WORK TO BE COMPLETED: Nothing should differ between your output and the entries below.

——————————

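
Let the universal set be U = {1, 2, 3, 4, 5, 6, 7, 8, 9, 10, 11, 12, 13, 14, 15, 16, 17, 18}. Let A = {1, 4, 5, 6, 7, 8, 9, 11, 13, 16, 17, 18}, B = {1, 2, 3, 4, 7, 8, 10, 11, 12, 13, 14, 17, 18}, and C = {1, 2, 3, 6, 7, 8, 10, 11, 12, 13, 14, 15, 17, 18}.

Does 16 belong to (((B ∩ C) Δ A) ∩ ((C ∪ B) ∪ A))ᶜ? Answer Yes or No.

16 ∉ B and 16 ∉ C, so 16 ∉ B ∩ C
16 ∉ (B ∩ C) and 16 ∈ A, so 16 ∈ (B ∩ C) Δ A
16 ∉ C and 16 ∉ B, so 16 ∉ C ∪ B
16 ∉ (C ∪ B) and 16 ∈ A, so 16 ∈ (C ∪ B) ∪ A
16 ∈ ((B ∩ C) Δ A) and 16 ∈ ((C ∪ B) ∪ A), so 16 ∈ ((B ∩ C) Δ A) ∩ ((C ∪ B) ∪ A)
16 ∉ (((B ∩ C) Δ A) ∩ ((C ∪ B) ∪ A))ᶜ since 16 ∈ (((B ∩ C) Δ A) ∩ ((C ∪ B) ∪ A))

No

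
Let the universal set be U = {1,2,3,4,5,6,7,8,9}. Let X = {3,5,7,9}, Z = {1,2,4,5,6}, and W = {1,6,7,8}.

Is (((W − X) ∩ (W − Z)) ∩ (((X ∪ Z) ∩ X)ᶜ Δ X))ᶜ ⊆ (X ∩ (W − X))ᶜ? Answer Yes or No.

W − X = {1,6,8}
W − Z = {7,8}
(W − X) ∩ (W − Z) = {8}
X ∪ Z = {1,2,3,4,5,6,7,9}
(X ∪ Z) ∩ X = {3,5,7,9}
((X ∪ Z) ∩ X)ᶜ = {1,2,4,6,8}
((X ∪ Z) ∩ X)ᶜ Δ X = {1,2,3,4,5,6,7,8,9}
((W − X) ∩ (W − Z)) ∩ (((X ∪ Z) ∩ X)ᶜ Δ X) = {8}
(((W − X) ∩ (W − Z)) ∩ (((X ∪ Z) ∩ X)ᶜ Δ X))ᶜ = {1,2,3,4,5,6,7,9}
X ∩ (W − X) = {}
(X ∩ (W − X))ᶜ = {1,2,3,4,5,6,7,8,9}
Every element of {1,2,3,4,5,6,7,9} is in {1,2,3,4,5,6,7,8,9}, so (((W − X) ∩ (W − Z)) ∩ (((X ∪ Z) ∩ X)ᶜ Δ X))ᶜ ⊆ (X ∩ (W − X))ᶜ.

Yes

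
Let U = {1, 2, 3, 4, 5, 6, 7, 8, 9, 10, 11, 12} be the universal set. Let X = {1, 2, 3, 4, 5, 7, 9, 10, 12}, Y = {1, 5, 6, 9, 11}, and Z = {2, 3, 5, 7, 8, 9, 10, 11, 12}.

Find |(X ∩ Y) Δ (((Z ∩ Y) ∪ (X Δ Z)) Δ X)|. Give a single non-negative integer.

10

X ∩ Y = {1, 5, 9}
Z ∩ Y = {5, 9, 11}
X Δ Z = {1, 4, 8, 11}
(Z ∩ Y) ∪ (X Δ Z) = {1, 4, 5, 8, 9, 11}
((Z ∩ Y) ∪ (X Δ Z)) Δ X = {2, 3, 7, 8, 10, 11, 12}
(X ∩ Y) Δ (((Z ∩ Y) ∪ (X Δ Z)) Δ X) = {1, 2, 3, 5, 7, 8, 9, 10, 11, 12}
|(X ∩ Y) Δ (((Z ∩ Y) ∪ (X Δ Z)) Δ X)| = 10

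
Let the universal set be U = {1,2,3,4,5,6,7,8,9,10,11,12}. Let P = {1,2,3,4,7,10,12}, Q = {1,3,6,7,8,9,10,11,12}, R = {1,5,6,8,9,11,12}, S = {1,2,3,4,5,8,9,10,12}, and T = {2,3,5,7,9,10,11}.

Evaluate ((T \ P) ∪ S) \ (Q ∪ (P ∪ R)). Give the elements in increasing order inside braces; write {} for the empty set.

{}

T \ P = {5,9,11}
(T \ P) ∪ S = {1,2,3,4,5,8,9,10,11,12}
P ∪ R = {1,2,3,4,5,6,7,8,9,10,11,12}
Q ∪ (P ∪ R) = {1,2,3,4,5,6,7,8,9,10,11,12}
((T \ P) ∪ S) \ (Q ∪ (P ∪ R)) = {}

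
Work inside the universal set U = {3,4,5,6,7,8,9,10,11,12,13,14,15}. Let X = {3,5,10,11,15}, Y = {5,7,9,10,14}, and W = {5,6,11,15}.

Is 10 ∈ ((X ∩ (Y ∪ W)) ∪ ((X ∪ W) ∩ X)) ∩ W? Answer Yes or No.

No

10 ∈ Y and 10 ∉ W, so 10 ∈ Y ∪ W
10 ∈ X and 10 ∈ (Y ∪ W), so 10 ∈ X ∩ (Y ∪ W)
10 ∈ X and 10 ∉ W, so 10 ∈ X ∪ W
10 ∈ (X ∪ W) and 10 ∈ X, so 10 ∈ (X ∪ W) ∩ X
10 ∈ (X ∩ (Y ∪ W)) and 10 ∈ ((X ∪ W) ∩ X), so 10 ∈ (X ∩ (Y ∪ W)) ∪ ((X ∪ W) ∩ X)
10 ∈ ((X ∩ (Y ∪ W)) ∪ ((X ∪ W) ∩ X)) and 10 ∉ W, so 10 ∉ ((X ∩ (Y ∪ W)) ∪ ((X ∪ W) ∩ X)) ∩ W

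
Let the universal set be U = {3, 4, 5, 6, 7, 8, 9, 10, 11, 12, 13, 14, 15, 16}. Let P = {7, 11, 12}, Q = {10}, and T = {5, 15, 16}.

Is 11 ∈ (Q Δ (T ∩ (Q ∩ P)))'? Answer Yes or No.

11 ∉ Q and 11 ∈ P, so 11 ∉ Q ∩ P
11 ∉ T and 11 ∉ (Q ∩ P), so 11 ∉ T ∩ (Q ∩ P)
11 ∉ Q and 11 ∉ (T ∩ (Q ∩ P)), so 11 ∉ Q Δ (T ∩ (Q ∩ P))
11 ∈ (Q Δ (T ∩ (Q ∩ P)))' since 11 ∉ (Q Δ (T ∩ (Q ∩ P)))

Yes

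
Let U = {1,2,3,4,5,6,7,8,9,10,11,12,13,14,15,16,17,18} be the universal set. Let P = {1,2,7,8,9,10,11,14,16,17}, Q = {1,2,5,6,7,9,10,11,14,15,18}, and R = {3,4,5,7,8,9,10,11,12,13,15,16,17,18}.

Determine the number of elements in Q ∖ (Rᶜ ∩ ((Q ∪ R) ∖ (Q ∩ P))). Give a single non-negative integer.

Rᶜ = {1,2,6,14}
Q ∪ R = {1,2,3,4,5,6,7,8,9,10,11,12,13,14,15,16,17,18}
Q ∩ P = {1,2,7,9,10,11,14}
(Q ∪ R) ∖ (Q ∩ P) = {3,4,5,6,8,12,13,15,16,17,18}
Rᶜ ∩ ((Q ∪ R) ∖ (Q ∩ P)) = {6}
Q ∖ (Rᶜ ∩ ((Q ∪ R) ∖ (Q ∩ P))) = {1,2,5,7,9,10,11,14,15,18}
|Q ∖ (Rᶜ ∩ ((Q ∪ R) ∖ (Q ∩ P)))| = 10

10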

——————————

WRITTEN ANSWER:
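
Let the universal set be U = {1, 2, 3, 4, 5, 6, 7, 8, 9, 10, 11, 12, 13, 14, 15, 16, 17, 18}. Let A = {1, 4, 5, 6, 7, 8, 9, 11, 13, 16, 17, 18}, B = {1, 2, 3, 4, 7, 8, 10, 11, 12, 13, 14, 17, 18}, and C = {1, 2, 3, 6, 7, 8, 10, 11, 12, 13, 14, 15, 17, 18}.

Does 16 belong to (((B ∩ C) Δ A) ∩ ((C ∪ B) ∪ A))ᶜ? Answer Yes or No.

16 ∉ B and 16 ∉ C, so 16 ∉ B ∩ C
16 ∉ (B ∩ C) and 16 ∈ A, so 16 ∈ (B ∩ C) Δ A
16 ∉ C and 16 ∉ B, so 16 ∉ C ∪ B
16 ∉ (C ∪ B) and 16 ∈ A, so 16 ∈ (C ∪ B) ∪ A
16 ∈ ((B ∩ C) Δ A) and 16 ∈ ((C ∪ B) ∪ A), so 16 ∈ ((B ∩ C) Δ A) ∩ ((C ∪ B) ∪ A)
16 ∉ (((B ∩ C) Δ A) ∩ ((C ∪ B) ∪ A))ᶜ since 16 ∈ (((B ∩ C) Δ A) ∩ ((C ∪ B) ∪ A))

No

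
Let the universal set be U = {1,2,3,4,5,6,7,8,9}. Let X = {3,5,7,9}, Z = {1,2,4,5,6}, and W = {1,6,7,8}.

Is (((W − X) ∩ (W − Z)) ∩ (((X ∪ Z) ∩ X)ᶜ Δ X))ᶜ ⊆ (X ∩ (W − X))ᶜ? Answer Yes or No.

W − X = {1,6,8}
W − Z = {7,8}
(W − X) ∩ (W − Z) = {8}
X ∪ Z = {1,2,3,4,5,6,7,9}
(X ∪ Z) ∩ X = {3,5,7,9}
((X ∪ Z) ∩ X)ᶜ = {1,2,4,6,8}
((X ∪ Z) ∩ X)ᶜ Δ X = {1,2,3,4,5,6,7,8,9}
((W − X) ∩ (W − Z)) ∩ (((X ∪ Z) ∩ X)ᶜ Δ X) = {8}
(((W − X) ∩ (W − Z)) ∩ (((X ∪ Z) ∩ X)ᶜ Δ X))ᶜ = {1,2,3,4,5,6,7,9}
X ∩ (W − X) = {}
(X ∩ (W − X))ᶜ = {1,2,3,4,5,6,7,8,9}
Every element of {1,2,3,4,5,6,7,9} is in {1,2,3,4,5,6,7,8,9}, so (((W − X) ∩ (W − Z)) ∩ (((X ∪ Z) ∩ X)ᶜ Δ X))ᶜ ⊆ (X ∩ (W − X))ᶜ.

Yes

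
Let U = {1, 2, 3, 4, 5, 6, 7, 8, 9, 10, 11, 12} be the universal set. Let X = {1, 2, 3, 4, 5, 7, 9, 10, 12}, Y = {1, 5, 6, 9, 11}, and Z = {2, 3, 5, 7, 8, 9, 10, 11, 12}.

Find |(X ∩ Y) Δ (((Z ∩ Y) ∪ (X Δ Z)) Δ X)|. Give a single non-negative integer.

10

X ∩ Y = {1, 5, 9}
Z ∩ Y = {5, 9, 11}
X Δ Z = {1, 4, 8, 11}
(Z ∩ Y) ∪ (X Δ Z) = {1, 4, 5, 8, 9, 11}
((Z ∩ Y) ∪ (X Δ Z)) Δ X = {2, 3, 7, 8, 10, 11, 12}
(X ∩ Y) Δ (((Z ∩ Y) ∪ (X Δ Z)) Δ X) = {1, 2, 3, 5, 7, 8, 9, 10, 11, 12}
|(X ∩ Y) Δ (((Z ∩ Y) ∪ (X Δ Z)) Δ X)| = 10

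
Let the universal set be U = {1,2,3,4,5,6,7,8,9,10,11,12}. Let P = {1,2,3,4,7,10,12}, Q = {1,3,6,7,8,9,10,11,12}, R = {1,5,6,8,9,11,12}, S = {1,2,3,4,5,8,9,10,12}, and T = {2,3,5,7,9,10,11}.

Evaluate ((T \ P) ∪ S) \ (Q ∪ (P ∪ R)). Give the elements in increasing order inside braces; write {} for the empty set.

{}

T \ P = {5,9,11}
(T \ P) ∪ S = {1,2,3,4,5,8,9,10,11,12}
P ∪ R = {1,2,3,4,5,6,7,8,9,10,11,12}
Q ∪ (P ∪ R) = {1,2,3,4,5,6,7,8,9,10,11,12}
((T \ P) ∪ S) \ (Q ∪ (P ∪ R)) = {}

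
Work inside the universal set U = {3,4,5,6,7,8,9,10,11,12,13,14,15}. Let X = {3,5,10,11,15}, Y = {5,7,9,10,14}, and W = {5,6,11,15}.

Is 10 ∈ ((X ∩ (Y ∪ W)) ∪ ((X ∪ W) ∩ X)) ∩ W? Answer Yes or No.

No

10 ∈ Y and 10 ∉ W, so 10 ∈ Y ∪ W
10 ∈ X and 10 ∈ (Y ∪ W), so 10 ∈ X ∩ (Y ∪ W)
10 ∈ X and 10 ∉ W, so 10 ∈ X ∪ W
10 ∈ (X ∪ W) and 10 ∈ X, so 10 ∈ (X ∪ W) ∩ X
10 ∈ (X ∩ (Y ∪ W)) and 10 ∈ ((X ∪ W) ∩ X), so 10 ∈ (X ∩ (Y ∪ W)) ∪ ((X ∪ W) ∩ X)
10 ∈ ((X ∩ (Y ∪ W)) ∪ ((X ∪ W) ∩ X)) and 10 ∉ W, so 10 ∉ ((X ∩ (Y ∪ W)) ∪ ((X ∪ W) ∩ X)) ∩ W

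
Let the universal set be U = {3, 4, 5, 6, 7, 8, 9, 10, 11, 12, 13, 14, 15, 16}. Let P = {7, 11, 12}, Q = {10}, and T = {5, 15, 16}.

Is 11 ∈ (Q Δ (T ∩ (Q ∩ P)))'? Answer Yes or No.

11 ∉ Q and 11 ∈ P, so 11 ∉ Q ∩ P
11 ∉ T and 11 ∉ (Q ∩ P), so 11 ∉ T ∩ (Q ∩ P)
11 ∉ Q and 11 ∉ (T ∩ (Q ∩ P)), so 11 ∉ Q Δ (T ∩ (Q ∩ P))
11 ∈ (Q Δ (T ∩ (Q ∩ P)))' since 11 ∉ (Q Δ (T ∩ (Q ∩ P)))

Yes

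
Let U = {1,2,3,4,5,6,7,8,9,10,11,12,13,14,15,16,17,18} be the universal set. Let P = {1,2,7,8,9,10,11,14,16,17}, Q = {1,2,5,6,7,9,10,11,14,15,18}, and R = {3,4,5,7,8,9,10,11,12,13,15,16,17,18}.

Determine the number of elements in Q ∖ (Rᶜ ∩ ((Q ∪ R) ∖ (Q ∩ P))). Give a single non-negative integer.

Rᶜ = {1,2,6,14}
Q ∪ R = {1,2,3,4,5,6,7,8,9,10,11,12,13,14,15,16,17,18}
Q ∩ P = {1,2,7,9,10,11,14}
(Q ∪ R) ∖ (Q ∩ P) = {3,4,5,6,8,12,13,15,16,17,18}
Rᶜ ∩ ((Q ∪ R) ∖ (Q ∩ P)) = {6}
Q ∖ (Rᶜ ∩ ((Q ∪ R) ∖ (Q ∩ P))) = {1,2,5,7,9,10,11,14,15,18}
|Q ∖ (Rᶜ ∩ ((Q ∪ R) ∖ (Q ∩ P)))| = 10

10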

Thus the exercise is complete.